*DATASET RECORDS*.
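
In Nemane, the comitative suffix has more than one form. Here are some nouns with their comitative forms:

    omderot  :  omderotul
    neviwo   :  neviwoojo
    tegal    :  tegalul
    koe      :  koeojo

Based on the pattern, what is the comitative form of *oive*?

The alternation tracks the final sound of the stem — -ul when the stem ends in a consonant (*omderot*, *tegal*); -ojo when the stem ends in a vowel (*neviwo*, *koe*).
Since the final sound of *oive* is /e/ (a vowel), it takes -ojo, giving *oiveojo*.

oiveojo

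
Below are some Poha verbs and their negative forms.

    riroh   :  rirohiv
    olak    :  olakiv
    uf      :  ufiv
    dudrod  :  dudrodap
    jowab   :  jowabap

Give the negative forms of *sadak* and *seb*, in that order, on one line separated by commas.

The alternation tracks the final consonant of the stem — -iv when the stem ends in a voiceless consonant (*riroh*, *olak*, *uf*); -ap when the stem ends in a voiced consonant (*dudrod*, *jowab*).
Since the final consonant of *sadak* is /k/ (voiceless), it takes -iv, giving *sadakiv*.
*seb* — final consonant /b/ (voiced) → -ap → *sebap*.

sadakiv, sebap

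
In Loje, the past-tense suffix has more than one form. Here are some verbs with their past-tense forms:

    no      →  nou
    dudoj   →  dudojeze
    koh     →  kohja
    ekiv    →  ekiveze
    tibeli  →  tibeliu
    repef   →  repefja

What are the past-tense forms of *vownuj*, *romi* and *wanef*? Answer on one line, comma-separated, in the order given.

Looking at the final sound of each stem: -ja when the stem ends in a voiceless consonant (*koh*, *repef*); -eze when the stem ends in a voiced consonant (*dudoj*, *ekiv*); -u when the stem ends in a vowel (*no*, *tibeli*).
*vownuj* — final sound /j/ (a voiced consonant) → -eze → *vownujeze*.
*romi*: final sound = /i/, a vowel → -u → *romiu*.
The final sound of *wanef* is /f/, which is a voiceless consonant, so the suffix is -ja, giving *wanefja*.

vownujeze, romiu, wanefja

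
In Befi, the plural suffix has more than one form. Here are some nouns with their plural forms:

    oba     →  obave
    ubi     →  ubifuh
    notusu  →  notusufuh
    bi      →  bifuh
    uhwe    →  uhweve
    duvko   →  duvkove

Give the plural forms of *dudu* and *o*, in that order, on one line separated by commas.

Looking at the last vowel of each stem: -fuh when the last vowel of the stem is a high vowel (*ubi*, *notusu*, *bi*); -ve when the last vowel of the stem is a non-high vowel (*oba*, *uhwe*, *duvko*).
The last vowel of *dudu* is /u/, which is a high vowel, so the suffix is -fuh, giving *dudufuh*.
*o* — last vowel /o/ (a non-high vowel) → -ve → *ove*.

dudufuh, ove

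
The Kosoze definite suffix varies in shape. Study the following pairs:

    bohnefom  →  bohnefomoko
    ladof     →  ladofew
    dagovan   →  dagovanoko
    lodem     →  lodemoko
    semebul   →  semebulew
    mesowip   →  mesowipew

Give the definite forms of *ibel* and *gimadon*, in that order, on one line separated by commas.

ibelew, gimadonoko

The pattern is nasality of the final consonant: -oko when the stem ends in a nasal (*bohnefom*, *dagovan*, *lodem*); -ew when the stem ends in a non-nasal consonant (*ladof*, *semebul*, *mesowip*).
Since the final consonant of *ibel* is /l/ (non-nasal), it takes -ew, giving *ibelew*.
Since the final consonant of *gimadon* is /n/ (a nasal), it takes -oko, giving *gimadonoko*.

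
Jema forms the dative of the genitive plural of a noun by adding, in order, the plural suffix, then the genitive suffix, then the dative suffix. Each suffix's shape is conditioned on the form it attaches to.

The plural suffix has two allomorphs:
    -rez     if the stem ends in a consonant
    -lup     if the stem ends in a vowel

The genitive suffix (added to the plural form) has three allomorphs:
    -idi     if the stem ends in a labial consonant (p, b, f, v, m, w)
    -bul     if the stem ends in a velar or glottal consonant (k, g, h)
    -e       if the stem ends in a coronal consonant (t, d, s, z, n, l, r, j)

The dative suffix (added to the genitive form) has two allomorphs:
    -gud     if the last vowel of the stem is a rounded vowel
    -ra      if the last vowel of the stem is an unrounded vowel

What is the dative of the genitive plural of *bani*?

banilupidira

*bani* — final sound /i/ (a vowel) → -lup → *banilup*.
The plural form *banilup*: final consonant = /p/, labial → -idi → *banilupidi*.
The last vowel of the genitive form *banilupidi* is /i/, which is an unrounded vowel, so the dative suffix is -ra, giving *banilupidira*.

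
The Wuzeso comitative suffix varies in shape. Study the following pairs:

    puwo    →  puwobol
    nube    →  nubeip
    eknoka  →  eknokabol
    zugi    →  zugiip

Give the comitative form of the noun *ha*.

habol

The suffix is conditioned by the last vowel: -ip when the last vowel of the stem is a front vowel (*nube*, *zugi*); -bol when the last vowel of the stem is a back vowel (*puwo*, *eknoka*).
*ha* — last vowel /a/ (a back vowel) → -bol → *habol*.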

==

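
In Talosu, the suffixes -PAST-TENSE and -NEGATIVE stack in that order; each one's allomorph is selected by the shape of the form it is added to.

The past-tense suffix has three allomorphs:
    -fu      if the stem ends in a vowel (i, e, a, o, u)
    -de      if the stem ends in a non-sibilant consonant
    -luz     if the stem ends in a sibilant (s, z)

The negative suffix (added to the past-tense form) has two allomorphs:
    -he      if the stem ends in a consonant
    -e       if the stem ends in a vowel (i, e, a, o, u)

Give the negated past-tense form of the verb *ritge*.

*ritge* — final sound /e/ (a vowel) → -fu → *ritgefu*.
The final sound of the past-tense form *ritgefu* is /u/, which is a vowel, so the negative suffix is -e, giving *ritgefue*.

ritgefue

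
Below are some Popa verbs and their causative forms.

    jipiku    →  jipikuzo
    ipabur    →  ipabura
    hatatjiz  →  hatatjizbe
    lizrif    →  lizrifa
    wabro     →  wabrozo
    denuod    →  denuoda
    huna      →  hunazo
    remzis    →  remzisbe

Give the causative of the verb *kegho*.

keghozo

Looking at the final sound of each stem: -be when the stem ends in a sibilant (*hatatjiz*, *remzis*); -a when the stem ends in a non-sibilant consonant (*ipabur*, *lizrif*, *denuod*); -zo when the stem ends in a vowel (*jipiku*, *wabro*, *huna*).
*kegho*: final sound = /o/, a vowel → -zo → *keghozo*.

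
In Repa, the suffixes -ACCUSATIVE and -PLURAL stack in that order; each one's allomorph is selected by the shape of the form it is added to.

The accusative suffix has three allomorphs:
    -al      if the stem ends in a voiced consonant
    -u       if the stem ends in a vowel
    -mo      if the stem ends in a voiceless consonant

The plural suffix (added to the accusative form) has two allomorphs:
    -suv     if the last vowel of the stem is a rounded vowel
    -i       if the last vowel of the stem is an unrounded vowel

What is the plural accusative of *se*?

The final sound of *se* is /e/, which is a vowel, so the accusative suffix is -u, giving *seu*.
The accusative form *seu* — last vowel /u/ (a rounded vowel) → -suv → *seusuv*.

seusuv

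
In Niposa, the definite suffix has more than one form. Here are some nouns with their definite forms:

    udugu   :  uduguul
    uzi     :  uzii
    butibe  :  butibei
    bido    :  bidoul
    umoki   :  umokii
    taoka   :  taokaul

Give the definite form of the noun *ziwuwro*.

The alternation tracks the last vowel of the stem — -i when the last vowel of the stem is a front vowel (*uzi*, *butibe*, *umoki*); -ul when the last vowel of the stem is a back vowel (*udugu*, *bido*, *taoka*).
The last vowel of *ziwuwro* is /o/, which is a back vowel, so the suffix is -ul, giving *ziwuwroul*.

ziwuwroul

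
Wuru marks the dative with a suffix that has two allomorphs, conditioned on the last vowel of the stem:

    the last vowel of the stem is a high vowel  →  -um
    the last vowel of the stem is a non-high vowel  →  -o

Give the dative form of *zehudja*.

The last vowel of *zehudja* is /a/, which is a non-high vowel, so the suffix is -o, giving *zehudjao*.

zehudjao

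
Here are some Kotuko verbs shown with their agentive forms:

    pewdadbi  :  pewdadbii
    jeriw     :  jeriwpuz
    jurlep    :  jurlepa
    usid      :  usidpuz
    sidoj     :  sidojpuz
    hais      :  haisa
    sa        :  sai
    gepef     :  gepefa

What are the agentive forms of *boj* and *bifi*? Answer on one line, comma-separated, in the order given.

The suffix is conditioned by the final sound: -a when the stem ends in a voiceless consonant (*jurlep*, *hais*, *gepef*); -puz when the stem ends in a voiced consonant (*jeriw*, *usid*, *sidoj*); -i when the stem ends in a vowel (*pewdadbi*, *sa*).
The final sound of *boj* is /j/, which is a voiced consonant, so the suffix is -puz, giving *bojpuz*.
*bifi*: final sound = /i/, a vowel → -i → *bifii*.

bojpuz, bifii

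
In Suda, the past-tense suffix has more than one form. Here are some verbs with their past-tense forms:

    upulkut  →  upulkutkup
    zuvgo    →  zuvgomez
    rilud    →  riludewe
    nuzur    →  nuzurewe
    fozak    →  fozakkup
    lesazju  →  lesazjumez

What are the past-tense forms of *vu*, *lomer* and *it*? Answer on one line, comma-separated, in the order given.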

*EXERCISE BRIEF*.
For each line in the records that contains the word "Here", make a copy.

*WRITTEN REPLY*.
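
In Nemane, the comitative suffix has more than one form. Here are some nouns with their comitative forms:
In Loje, the past-tense suffix has more than one form. Here are some verbs with their past-tense forms:
In Befi, the plural suffix has more than one form. Here are some nouns with their plural forms:
In Niposa, the definite suffix has more than one form. Here are some nouns with their definite forms:
Here are some Kotuko verbs shown with their agentive forms:
In Suda, the past-tense suffix has more than one form. Here are some verbs with their past-tense forms: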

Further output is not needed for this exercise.